Required action |
A verbatim copy of the lines starting at the one with "The spot NZD/USD rate is 0.6589" and ending at the last line below is required; include nothing else.

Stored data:

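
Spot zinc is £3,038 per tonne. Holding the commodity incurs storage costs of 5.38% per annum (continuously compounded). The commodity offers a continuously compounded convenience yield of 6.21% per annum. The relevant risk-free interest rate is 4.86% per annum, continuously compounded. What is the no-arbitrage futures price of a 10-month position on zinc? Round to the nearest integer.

£3,142 per tonne

Net carry = r + u − y = 0.0486 + 0.0538 − 0.0621 = 0.0403
F = S·e^((r+u−y)T) = 3038 · e^(0.0403 × 10/12) = 3038 · e^0.033583
= 3038 × 1.034153 = £3,142 per tonne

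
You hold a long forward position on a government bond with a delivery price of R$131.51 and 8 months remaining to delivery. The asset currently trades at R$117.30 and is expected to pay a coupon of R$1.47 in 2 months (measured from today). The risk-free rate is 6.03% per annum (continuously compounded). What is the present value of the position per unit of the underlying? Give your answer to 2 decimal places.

-R$10.48

PV(remaining coupons) I = 1.47·e^(−0.0603·2/12) = 1.4553
Current forward F = (S − I)·e^(rT) = (117.30 − 1.4553)·e^(0.0603·8/12) = 115.8447 × 1.041019 = 120.5965
Value (long) = (F − K)·e^(−rT) = (120.5965 − 131.51) × 0.960597 = -10.4835
Value = -R$10.48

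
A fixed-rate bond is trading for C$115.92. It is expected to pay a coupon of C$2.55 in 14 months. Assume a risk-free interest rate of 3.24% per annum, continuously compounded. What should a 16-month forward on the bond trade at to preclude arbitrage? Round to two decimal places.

PV(coupons) I = 2.55·e^(−0.0324·14/12)
I = 2.4554
F = (S − I)·e^(rT) = (115.92 − 2.4554) · e^(0.0324·16/12)
= 113.4646 · e^0.043200 = 113.4646 × 1.044147 = C$118.47

C$118.47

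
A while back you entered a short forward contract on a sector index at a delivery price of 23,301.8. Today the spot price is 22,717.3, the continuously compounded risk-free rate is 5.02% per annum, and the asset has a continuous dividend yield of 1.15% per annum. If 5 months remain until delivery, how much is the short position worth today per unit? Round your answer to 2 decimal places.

210.76

Current fair forward for the remaining 5 months: F = S·e^((r − q)·T), (r − q) = 0.0502 − 0.0115 = 0.0387
F = 22717.3 · e^(0.0387 × 5/12) = 22717.3 × 1.01625571 = 23086.5858
Value of long forward = (F − K)·e^(−rT) = (23086.5858 − 23301.8) · e^(−0.0502·5/12)
= -215.2142 × 0.97930057 = -210.76
Short position value = −(long value) = 210.76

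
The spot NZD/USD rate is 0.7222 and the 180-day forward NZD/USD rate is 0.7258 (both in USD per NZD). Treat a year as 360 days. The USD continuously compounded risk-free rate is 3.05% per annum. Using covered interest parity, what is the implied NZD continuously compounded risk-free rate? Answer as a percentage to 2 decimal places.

2.06%

F = S·e^((r_USD − r_NZD)T) ⇒ r_NZD = r_USD − ln(F/S)/T
ln(0.7258/0.7222) = 0.004972; /(180/360) = 0.009944
r_NZD = 0.0305 − 0.009944 = 0.020556
r_NZD = 2.06%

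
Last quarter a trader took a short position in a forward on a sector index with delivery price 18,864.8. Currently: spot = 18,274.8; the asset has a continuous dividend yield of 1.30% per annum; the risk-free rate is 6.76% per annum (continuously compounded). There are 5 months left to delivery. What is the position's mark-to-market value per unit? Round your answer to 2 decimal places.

Current fair forward for the remaining 5 months: F = S·e^((r − q)·T), (r − q) = 0.0676 − 0.0130 = 0.0546
F = 18274.8 · e^(0.0546 × 5/12) = 18274.8 × 1.02301075 = 18695.3169
Value of long forward = (F − K)·e^(−rT) = (18695.3169 − 18864.8) · e^(−0.0676·5/12)
= -169.4831 × 0.97222632 = -164.78
Short position value = −(long value) = 164.78

164.78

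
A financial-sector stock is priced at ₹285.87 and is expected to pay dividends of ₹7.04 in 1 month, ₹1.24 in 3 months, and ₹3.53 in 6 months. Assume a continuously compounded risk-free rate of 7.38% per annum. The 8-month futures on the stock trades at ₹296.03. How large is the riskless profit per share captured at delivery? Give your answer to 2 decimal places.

₹7.95 per share

PV(dividends) I = 7.04·e^(−0.0738·1/12) + 1.24·e^(−0.0738·3/12) + 3.53·e^(−0.0738·6/12) = 11.6163
Fair futures F* = (S − I)·e^(rT) = (285.87 − 11.6163)·e^0.049200 = 274.2537 × 1.050430 = 288.0843
Market ₹296.03 > fair 288.0843: forward overpriced → cash-and-carry (borrow at r, buy the stock and collect the dividends, short the forward).
Profit at T = |F_mkt − F*| = |296.03 − 288.0843| = ₹7.95 per share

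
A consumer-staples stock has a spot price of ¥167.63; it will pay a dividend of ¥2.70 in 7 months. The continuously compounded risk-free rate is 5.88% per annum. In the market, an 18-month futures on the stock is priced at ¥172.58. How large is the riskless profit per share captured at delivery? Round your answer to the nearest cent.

PV(dividends) I = 2.70·e^(−0.0588·7/12) = 2.6090
Fair futures F* = (S − I)·e^(rT) = (167.63 − 2.6090)·e^0.088200 = 165.0210 × 1.092207 = 180.2371
Market ¥172.58 < fair 180.2371: forward underpriced → reverse cash-and-carry (short the stock, invest proceeds at r, pay the dividends, go long the forward).
Profit at T = |F_mkt − F*| = |172.58 − 180.2371| = ¥7.66 per share

¥7.66 per share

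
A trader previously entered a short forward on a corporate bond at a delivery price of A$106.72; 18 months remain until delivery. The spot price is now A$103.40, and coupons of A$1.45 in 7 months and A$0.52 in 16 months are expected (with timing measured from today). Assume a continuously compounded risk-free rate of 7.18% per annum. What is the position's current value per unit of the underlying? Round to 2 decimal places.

PV(remaining coupons) I = 1.45·e^(−0.0718·7/12) + 0.52·e^(−0.0718·16/12) = 1.8631
Current forward F = (S − I)·e^(rT) = (103.40 − 1.8631)·e^(0.0718·18/12) = 101.5369 × 1.113714 = 113.0831
Value (long) = (F − K)·e^(−rT) = (113.0831 − 106.72) × 0.897897 = 5.7134
Short position value = −(long value) = -A$5.71

-A$5.71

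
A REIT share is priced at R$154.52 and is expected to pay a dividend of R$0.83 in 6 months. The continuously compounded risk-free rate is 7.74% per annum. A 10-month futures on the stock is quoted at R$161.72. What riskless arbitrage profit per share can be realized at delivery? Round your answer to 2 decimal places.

R$2.24 per share

PV(dividends) I = 0.83·e^(−0.0774·6/12) = 0.7985
Fair futures F* = (S − I)·e^(rT) = (154.52 − 0.7985)·e^0.064500 = 153.7215 × 1.066626 = 163.9633
Market R$161.72 < fair 163.9633: forward underpriced → reverse cash-and-carry (short the stock, invest proceeds at r, pay the dividends, go long the forward).
Profit at T = |F_mkt − F*| = |161.72 − 163.9633| = R$2.24 per share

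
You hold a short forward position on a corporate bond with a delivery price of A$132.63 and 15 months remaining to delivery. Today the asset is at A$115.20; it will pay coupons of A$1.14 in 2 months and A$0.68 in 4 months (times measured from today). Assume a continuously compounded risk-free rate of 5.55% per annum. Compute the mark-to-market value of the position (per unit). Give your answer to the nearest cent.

PV(remaining coupons) I = 1.14·e^(−0.0555·2/12) + 0.68·e^(−0.0555·4/12) = 1.7970
Current forward F = (S − I)·e^(rT) = (115.20 − 1.7970)·e^(0.0555·15/12) = 113.4030 × 1.071838 = 121.5496
Value (long) = (F − K)·e^(−rT) = (121.5496 − 132.63) × 0.932977 = -10.3378
Short position value = −(long value) = A$10.34

A$10.34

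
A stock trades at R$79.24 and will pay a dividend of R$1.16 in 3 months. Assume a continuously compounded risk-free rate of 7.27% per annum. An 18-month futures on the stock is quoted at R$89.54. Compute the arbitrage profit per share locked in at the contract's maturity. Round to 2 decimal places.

PV(dividends) I = 1.16·e^(−0.0727·3/12) = 1.1391
Fair futures F* = (S − I)·e^(rT) = (79.24 − 1.1391)·e^0.109050 = 78.1009 × 1.115218 = 87.0995
Market R$89.54 > fair 87.0995: forward overpriced → cash-and-carry (borrow at r, buy the stock and collect the dividends, short the forward).
Profit at T = |F_mkt − F*| = |89.54 − 87.0995| = R$2.44 per share

R$2.44 per share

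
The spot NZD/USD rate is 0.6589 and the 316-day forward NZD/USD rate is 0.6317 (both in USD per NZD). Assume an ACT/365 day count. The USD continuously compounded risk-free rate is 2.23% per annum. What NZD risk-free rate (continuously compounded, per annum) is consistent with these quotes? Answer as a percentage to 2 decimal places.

7.10%

F = S·e^((r_USD − r_NZD)T) ⇒ r_NZD = r_USD − ln(F/S)/T
ln(0.6317/0.6589) = -0.042157; /(316/365) = -0.048694
r_NZD = 0.0223 + 0.048694 = 0.070994
r_NZD = 7.10%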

Answer to this exercise |
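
The spot NZD/USD rate is 0.6589 and the 316-day forward NZD/USD rate is 0.6317 (both in USD per NZD). Assume an ACT/365 day count. The USD continuously compounded risk-free rate is 2.23% per annum. What NZD risk-free rate (continuously compounded, per annum) is consistent with these quotes? Answer as a percentage to 2 decimal places.

7.10%

F = S·e^((r_USD − r_NZD)T) ⇒ r_NZD = r_USD − ln(F/S)/T
ln(0.6317/0.6589) = -0.042157; /(316/365) = -0.048694
r_NZD = 0.0223 + 0.048694 = 0.070994
r_NZD = 7.10%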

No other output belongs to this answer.